## Data provided
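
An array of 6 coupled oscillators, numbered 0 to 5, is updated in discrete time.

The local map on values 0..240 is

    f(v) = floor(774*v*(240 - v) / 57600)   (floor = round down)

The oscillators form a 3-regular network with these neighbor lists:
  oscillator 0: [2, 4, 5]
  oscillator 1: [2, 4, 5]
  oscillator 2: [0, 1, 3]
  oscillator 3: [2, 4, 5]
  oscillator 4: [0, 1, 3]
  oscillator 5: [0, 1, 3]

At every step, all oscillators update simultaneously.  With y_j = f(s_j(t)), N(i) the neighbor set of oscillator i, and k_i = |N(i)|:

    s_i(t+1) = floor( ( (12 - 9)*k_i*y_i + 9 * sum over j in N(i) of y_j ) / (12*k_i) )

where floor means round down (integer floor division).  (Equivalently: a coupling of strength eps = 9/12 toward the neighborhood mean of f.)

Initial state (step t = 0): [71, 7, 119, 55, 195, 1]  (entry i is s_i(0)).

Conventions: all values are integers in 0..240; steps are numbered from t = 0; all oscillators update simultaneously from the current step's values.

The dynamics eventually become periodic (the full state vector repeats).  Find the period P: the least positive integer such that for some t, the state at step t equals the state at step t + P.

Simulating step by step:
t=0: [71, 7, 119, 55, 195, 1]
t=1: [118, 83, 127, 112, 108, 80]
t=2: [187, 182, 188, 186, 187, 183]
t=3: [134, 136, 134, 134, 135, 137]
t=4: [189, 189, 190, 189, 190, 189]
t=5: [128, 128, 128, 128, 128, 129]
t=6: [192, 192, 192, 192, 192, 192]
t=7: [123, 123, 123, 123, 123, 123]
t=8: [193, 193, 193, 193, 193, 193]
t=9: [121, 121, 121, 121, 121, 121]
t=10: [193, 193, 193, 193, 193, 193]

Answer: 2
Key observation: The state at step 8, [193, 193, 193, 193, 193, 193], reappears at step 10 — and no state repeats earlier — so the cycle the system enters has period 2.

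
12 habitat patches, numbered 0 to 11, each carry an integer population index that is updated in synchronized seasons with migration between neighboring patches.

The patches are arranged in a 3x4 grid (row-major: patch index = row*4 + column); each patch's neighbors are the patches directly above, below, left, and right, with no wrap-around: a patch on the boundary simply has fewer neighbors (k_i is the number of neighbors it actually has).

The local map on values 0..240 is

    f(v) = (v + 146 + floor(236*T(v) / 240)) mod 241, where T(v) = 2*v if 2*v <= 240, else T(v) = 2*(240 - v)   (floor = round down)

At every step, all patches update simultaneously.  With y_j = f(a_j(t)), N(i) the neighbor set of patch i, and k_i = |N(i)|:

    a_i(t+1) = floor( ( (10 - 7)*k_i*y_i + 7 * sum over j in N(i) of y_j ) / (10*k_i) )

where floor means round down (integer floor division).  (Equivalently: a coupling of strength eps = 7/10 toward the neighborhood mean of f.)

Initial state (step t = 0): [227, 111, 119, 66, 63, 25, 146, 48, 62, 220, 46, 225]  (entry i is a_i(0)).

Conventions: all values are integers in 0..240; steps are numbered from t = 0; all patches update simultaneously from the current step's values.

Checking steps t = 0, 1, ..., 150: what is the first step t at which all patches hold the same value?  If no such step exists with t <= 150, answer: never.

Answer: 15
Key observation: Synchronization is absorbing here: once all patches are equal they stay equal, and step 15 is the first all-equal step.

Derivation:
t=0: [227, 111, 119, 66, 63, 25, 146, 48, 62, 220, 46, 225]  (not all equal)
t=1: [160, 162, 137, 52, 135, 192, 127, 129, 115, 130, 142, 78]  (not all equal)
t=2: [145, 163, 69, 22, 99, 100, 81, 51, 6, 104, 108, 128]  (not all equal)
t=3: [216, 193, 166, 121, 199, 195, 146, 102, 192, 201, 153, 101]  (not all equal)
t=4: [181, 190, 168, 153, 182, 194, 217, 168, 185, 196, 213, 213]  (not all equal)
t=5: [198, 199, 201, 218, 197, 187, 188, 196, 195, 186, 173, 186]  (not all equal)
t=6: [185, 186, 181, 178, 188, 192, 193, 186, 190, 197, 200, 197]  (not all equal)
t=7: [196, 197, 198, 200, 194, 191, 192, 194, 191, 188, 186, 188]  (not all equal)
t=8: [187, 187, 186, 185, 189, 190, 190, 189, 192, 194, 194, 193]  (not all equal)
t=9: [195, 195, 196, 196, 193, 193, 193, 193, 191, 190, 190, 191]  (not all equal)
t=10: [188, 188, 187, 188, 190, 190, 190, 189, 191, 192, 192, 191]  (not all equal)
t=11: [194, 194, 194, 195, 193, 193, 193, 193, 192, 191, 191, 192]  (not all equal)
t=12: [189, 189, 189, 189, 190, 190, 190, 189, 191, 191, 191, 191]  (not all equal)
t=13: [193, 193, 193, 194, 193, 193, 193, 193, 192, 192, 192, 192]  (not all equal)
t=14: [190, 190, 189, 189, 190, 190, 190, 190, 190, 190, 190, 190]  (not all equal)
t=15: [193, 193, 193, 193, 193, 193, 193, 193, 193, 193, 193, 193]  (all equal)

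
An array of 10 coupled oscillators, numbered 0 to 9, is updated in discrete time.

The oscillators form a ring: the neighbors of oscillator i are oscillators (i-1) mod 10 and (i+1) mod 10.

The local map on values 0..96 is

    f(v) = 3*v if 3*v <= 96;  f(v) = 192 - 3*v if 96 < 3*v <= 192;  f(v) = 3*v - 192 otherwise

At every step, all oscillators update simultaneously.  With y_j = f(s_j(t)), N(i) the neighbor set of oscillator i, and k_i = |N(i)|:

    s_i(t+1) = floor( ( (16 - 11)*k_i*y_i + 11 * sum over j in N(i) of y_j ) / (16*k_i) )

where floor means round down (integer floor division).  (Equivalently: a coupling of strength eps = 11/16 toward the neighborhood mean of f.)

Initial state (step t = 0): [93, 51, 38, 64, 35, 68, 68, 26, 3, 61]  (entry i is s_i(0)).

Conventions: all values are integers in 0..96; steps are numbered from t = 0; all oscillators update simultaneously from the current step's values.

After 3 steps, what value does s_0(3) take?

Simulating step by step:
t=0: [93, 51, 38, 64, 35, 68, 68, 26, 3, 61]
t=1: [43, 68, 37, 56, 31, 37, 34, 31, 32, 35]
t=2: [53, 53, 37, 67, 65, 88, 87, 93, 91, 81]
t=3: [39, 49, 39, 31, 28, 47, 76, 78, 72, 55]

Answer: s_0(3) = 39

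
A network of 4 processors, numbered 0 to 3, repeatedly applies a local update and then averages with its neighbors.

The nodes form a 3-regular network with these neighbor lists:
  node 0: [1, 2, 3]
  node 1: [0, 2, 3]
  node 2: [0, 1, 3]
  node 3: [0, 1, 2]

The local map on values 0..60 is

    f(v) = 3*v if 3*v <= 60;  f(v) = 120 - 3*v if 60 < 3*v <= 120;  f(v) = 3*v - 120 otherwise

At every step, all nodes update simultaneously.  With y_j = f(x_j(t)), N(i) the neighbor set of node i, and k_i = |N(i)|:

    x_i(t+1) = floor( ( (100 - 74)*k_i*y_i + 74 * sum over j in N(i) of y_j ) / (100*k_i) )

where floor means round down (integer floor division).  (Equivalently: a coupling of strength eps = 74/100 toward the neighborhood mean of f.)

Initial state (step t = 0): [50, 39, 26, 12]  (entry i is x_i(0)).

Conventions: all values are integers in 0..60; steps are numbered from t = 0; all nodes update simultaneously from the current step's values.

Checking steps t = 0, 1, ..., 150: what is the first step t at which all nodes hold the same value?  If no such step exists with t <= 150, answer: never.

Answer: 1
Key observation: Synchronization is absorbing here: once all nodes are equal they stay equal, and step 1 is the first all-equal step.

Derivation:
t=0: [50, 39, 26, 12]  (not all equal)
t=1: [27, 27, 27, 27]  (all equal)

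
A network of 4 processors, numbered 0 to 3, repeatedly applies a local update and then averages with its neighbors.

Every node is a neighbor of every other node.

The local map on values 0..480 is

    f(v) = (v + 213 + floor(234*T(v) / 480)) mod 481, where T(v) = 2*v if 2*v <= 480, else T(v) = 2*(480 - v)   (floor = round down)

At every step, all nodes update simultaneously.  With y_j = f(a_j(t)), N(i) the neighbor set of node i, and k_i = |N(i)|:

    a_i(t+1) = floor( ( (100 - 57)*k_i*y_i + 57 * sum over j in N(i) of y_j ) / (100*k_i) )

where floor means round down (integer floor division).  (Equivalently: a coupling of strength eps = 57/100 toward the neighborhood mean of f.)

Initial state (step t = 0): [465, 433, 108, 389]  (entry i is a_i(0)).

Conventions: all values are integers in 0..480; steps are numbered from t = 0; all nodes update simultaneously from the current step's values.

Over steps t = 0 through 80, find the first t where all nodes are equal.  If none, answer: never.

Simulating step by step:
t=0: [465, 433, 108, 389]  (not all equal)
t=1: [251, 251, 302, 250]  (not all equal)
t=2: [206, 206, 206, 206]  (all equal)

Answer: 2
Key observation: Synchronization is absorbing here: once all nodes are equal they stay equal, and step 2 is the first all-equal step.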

## Your assignment
Output each line of the records above exactly, beginning at the first, and stop once the line containing "12 habitat patches, numbered" has been output.

## Solved problem
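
An array of 6 coupled oscillators, numbered 0 to 5, is updated in discrete time.

The local map on values 0..240 is

    f(v) = floor(774*v*(240 - v) / 57600)   (floor = round down)

The oscillators form a 3-regular network with these neighbor lists:
  oscillator 0: [2, 4, 5]
  oscillator 1: [2, 4, 5]
  oscillator 2: [0, 1, 3]
  oscillator 3: [2, 4, 5]
  oscillator 4: [0, 1, 3]
  oscillator 5: [0, 1, 3]

At every step, all oscillators update simultaneously.  With y_j = f(s_j(t)), N(i) the neighbor set of oscillator i, and k_i = |N(i)|:

    s_i(t+1) = floor( ( (12 - 9)*k_i*y_i + 9 * sum over j in N(i) of y_j ) / (12*k_i) )

where floor means round down (integer floor division).  (Equivalently: a coupling of strength eps = 9/12 toward the neighborhood mean of f.)

Initial state (step t = 0): [71, 7, 119, 55, 195, 1]  (entry i is s_i(0)).

Conventions: all values are integers in 0..240; steps are numbered from t = 0; all oscillators update simultaneously from the current step's values.

The dynamics eventually become periodic (the full state vector repeats).  Find the period P: the least positive integer such that for some t, the state at step t equals the state at step t + P.

Simulating step by step:
t=0: [71, 7, 119, 55, 195, 1]
t=1: [118, 83, 127, 112, 108, 80]
t=2: [187, 182, 188, 186, 187, 183]
t=3: [134, 136, 134, 134, 135, 137]
t=4: [189, 189, 190, 189, 190, 189]
t=5: [128, 128, 128, 128, 128, 129]
t=6: [192, 192, 192, 192, 192, 192]
t=7: [123, 123, 123, 123, 123, 123]
t=8: [193, 193, 193, 193, 193, 193]
t=9: [121, 121, 121, 121, 121, 121]
t=10: [193, 193, 193, 193, 193, 193]

Answer: 2
Key observation: The state at step 8, [193, 193, 193, 193, 193, 193], reappears at step 10 — and no state repeats earlier — so the cycle the system enters has period 2.

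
12 habitat patches, numbered 0 to 11, each carry an integer population index that is updated in synchronized seasons with migration between neighboring patches.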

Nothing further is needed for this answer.